» **Your goal**: In the entries below, find each line with the string "pieces" and copy it.

===== Dataset excerpts =====

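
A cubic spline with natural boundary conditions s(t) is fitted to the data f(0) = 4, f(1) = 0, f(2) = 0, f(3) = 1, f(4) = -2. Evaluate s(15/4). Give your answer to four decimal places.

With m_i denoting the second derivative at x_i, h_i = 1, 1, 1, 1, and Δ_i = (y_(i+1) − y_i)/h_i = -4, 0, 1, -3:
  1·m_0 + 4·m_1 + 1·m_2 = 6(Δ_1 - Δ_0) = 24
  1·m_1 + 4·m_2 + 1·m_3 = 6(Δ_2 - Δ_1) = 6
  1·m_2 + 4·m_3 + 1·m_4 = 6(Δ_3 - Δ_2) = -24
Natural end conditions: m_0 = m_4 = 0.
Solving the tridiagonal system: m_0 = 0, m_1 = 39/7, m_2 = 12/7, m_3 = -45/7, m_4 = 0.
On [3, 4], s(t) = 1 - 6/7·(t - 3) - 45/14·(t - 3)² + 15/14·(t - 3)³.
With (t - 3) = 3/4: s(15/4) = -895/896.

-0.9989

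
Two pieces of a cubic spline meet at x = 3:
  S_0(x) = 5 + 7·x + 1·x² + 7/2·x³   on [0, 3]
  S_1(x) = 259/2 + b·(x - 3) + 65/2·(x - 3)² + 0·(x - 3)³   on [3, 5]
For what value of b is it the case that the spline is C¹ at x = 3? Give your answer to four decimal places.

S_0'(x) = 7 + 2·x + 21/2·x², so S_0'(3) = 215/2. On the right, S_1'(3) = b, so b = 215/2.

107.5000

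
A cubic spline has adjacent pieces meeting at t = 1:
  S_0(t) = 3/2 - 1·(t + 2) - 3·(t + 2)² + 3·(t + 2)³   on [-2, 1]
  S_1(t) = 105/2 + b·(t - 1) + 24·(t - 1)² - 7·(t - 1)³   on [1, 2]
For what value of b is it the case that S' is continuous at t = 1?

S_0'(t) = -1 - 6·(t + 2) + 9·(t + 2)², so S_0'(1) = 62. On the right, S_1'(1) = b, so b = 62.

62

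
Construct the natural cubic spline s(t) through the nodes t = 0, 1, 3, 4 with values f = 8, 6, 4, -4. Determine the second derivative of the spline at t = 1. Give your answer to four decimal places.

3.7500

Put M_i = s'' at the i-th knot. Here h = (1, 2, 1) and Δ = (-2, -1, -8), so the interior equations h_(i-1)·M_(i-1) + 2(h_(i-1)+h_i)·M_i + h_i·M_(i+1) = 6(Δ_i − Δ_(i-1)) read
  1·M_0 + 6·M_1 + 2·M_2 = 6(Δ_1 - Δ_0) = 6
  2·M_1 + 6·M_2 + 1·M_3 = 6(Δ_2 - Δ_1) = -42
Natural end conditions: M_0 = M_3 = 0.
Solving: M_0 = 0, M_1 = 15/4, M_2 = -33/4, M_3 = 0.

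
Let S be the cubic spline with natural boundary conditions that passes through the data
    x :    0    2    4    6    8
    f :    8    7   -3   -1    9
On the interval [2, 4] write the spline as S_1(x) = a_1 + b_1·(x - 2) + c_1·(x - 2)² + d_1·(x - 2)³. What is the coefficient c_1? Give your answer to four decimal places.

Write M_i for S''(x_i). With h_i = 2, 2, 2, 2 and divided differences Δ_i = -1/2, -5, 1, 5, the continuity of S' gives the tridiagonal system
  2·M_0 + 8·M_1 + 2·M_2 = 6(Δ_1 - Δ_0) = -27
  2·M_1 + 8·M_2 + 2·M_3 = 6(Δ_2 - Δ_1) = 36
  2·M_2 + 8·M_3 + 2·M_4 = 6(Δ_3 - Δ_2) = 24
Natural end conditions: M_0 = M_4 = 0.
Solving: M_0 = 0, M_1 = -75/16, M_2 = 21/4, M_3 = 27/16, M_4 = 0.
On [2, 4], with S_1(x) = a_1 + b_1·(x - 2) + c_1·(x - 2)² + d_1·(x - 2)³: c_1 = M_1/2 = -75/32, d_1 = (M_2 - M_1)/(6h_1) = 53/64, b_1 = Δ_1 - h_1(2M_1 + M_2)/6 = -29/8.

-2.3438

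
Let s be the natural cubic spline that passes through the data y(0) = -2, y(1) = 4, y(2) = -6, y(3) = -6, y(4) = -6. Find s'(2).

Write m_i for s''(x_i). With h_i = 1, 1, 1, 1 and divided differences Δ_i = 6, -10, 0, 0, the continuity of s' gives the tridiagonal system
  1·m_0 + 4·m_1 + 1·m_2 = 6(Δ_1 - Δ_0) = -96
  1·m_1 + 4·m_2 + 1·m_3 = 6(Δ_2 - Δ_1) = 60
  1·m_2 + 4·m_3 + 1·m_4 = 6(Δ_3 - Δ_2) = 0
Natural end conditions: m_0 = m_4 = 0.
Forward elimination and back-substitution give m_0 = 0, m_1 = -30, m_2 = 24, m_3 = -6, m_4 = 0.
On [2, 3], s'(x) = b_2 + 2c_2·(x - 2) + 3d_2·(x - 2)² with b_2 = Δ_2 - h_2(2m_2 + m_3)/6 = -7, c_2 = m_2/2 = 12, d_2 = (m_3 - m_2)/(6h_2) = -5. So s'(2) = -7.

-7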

=====
===== Dataset excerpts =====

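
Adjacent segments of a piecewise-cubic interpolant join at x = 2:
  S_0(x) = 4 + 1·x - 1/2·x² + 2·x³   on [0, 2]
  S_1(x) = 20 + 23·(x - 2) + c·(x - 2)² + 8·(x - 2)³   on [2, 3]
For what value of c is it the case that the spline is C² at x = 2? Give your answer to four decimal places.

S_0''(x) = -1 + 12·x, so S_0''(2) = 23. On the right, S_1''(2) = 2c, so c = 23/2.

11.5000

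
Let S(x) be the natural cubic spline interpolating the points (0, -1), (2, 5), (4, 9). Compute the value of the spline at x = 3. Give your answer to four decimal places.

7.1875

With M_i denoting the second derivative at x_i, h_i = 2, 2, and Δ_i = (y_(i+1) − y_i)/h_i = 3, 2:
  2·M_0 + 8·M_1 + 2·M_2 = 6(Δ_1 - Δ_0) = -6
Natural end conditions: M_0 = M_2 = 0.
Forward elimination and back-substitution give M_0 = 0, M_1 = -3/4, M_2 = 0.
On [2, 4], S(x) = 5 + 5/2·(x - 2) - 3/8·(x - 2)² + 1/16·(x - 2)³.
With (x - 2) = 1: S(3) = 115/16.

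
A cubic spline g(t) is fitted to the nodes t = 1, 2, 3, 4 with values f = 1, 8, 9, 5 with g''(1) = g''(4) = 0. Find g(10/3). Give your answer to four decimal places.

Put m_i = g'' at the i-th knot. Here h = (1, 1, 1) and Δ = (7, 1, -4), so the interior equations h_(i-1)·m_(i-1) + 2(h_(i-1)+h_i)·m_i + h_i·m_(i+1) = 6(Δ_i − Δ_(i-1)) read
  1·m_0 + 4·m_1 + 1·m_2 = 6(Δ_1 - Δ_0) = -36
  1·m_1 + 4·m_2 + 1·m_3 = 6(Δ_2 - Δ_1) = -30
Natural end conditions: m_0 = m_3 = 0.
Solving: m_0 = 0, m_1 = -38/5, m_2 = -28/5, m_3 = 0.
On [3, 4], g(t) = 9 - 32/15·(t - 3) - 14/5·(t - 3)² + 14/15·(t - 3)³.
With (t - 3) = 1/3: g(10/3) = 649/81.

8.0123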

=====

» **Solution below**:
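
Two pieces of a cubic spline meet at x = 3:
A cubic spline has adjacent pieces meeting at t = 1: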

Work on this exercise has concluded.